Your task
Give again, word for word, every line in the entries below from the line with "Do the points D = (9, -5, 5), E" up to and including the line with "D = (13, 10, h)", and no other line.

● ● ● ● ● ● ●

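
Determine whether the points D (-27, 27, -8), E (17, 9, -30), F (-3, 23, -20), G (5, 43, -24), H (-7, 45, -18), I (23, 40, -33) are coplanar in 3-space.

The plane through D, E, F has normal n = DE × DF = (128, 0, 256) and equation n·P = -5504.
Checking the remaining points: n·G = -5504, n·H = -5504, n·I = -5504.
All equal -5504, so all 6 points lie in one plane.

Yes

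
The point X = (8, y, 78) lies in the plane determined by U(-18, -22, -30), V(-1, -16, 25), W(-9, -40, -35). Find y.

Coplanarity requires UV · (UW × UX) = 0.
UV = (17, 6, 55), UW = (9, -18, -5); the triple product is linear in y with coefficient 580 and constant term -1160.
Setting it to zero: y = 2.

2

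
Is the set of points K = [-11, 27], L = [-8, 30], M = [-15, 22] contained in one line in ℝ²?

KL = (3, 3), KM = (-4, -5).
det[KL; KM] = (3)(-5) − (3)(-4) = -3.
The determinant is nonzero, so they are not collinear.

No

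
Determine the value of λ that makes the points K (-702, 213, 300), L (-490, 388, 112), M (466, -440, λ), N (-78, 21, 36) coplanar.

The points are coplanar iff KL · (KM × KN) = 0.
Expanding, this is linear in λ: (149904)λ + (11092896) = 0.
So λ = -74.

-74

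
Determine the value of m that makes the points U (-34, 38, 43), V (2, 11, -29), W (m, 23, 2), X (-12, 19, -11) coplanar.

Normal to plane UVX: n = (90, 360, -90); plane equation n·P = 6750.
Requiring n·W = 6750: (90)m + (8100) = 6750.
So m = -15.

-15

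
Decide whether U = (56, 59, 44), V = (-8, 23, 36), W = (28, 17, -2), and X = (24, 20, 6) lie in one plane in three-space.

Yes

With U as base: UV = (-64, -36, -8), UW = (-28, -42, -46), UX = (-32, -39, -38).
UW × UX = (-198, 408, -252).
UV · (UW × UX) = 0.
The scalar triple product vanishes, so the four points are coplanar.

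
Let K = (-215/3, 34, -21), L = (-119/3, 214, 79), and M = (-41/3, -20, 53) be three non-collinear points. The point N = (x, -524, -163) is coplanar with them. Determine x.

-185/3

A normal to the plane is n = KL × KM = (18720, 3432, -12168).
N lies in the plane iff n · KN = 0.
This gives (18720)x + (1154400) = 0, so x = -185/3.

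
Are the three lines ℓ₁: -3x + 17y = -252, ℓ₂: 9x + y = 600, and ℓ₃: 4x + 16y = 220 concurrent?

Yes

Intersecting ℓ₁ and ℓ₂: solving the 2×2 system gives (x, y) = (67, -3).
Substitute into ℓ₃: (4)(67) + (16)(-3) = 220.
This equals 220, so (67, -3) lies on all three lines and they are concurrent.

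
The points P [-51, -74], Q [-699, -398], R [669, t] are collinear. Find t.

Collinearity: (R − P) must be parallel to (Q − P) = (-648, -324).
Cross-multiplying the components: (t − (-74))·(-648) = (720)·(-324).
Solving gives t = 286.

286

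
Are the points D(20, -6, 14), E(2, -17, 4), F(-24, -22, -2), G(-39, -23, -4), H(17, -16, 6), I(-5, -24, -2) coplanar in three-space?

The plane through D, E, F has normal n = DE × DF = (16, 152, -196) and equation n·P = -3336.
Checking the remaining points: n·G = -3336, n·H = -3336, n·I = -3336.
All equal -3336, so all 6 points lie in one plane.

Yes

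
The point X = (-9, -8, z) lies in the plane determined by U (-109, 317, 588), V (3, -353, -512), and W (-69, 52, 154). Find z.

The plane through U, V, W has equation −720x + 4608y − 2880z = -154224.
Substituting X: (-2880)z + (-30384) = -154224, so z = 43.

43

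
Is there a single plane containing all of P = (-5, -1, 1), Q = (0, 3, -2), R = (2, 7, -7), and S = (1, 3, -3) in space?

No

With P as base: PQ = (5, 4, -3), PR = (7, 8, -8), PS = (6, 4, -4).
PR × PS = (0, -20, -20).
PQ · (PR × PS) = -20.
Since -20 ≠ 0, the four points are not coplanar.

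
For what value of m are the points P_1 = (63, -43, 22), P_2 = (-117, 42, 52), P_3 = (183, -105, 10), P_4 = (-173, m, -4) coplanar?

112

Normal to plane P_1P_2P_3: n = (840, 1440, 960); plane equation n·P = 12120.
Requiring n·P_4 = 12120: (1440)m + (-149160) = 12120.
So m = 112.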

● ● ● ● ● ● ●

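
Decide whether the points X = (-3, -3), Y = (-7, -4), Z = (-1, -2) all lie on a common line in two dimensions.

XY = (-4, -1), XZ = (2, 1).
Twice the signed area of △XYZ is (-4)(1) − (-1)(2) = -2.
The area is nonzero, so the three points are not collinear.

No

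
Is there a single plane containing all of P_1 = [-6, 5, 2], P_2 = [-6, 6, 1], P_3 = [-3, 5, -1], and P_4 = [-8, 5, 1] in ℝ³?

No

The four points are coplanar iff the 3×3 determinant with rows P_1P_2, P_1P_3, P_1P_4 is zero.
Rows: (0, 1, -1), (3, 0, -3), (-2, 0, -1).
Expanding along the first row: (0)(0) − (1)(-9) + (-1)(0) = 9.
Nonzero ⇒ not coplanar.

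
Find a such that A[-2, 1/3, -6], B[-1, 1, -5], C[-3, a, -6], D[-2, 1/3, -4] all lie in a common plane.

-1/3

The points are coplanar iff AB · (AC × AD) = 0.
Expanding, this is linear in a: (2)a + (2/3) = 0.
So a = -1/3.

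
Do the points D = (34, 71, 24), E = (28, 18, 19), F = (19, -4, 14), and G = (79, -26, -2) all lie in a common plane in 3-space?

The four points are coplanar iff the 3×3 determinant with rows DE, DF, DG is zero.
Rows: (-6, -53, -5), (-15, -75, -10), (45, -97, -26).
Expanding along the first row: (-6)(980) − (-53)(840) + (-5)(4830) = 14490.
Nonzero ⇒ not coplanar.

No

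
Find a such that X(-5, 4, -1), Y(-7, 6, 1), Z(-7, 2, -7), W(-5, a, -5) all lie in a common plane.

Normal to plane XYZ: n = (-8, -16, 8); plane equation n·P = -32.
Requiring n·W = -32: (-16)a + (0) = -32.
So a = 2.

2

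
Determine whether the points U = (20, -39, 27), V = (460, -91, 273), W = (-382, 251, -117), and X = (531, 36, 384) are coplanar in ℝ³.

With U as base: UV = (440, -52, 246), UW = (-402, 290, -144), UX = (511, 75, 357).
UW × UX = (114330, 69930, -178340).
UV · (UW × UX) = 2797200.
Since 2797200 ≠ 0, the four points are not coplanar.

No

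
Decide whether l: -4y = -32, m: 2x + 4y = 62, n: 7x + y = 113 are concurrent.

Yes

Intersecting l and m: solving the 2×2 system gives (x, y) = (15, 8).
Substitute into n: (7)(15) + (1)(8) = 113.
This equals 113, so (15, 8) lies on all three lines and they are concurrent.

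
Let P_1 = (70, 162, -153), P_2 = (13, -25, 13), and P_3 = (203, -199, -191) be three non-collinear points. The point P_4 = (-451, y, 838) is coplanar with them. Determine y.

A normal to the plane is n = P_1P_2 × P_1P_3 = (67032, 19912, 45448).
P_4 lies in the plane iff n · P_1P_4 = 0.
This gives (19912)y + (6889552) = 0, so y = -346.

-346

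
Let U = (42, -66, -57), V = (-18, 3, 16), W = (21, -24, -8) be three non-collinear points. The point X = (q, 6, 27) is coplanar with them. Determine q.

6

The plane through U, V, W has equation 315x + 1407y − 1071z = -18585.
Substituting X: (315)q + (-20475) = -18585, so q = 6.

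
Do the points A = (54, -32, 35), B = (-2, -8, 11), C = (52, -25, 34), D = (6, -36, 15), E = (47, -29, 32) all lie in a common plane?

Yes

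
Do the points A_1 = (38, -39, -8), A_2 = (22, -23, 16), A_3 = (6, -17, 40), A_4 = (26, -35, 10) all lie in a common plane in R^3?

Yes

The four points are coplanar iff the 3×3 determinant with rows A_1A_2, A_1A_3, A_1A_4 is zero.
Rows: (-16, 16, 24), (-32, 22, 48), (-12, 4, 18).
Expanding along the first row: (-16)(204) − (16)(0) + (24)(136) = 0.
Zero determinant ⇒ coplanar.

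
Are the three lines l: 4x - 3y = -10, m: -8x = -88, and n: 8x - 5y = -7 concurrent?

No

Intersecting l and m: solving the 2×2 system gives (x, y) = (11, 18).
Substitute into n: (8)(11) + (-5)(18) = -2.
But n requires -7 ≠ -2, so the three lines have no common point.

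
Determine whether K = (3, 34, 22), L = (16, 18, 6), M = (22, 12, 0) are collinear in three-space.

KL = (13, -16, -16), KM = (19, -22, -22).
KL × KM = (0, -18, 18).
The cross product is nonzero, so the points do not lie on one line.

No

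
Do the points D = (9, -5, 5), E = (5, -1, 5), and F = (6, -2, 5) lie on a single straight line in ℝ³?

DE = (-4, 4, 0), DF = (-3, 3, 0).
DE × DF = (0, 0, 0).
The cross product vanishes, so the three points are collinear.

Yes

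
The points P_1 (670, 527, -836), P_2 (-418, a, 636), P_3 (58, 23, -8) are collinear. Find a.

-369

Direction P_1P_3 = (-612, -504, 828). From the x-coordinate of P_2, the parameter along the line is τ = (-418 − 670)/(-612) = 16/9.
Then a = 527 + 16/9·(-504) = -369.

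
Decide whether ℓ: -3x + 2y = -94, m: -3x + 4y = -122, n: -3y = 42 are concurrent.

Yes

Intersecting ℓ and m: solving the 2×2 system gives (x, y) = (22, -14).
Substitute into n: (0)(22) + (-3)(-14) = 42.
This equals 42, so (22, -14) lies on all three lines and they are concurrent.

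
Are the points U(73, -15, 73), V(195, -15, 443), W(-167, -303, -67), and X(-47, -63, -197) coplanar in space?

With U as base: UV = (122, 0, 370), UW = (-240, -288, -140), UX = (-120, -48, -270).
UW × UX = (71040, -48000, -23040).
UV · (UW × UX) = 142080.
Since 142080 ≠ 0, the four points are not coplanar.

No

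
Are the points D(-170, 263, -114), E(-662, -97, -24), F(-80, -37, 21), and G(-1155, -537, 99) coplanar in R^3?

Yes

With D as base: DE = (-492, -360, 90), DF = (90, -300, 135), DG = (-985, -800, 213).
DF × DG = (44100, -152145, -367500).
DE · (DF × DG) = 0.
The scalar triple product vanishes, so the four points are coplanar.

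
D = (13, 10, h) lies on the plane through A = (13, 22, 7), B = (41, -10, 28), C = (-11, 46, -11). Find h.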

● ● ● ● ● ● ●

Completed exercise
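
Do the points D = (9, -5, 5), E = (5, -1, 5), and F = (6, -2, 5) lie on a single straight line in ℝ³?

DE = (-4, 4, 0), DF = (-3, 3, 0).
DE × DF = (0, 0, 0).
The cross product vanishes, so the three points are collinear.

Yes

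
The points P_1 (670, 527, -836), P_2 (-418, a, 636), P_3 (58, 23, -8) are collinear. Find a.

-369

Direction P_1P_3 = (-612, -504, 828). From the x-coordinate of P_2, the parameter along the line is τ = (-418 − 670)/(-612) = 16/9.
Then a = 527 + 16/9·(-504) = -369.

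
Decide whether ℓ: -3x + 2y = -94, m: -3x + 4y = -122, n: -3y = 42 are concurrent.

Yes

Intersecting ℓ and m: solving the 2×2 system gives (x, y) = (22, -14).
Substitute into n: (0)(22) + (-3)(-14) = 42.
This equals 42, so (22, -14) lies on all three lines and they are concurrent.

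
Are the points U(73, -15, 73), V(195, -15, 443), W(-167, -303, -67), and X(-47, -63, -197) coplanar in space?

With U as base: UV = (122, 0, 370), UW = (-240, -288, -140), UX = (-120, -48, -270).
UW × UX = (71040, -48000, -23040).
UV · (UW × UX) = 142080.
Since 142080 ≠ 0, the four points are not coplanar.

No

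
Are the points D(-170, 263, -114), E(-662, -97, -24), F(-80, -37, 21), and G(-1155, -537, 99) coplanar in R^3?

Yes

With D as base: DE = (-492, -360, 90), DF = (90, -300, 135), DG = (-985, -800, 213).
DF × DG = (44100, -152145, -367500).
DE · (DF × DG) = 0.
The scalar triple product vanishes, so the four points are coplanar.

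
D = (13, 10, h) lies on the plane through A = (13, 22, 7), B = (41, -10, 28), C = (-11, 46, -11). Find h.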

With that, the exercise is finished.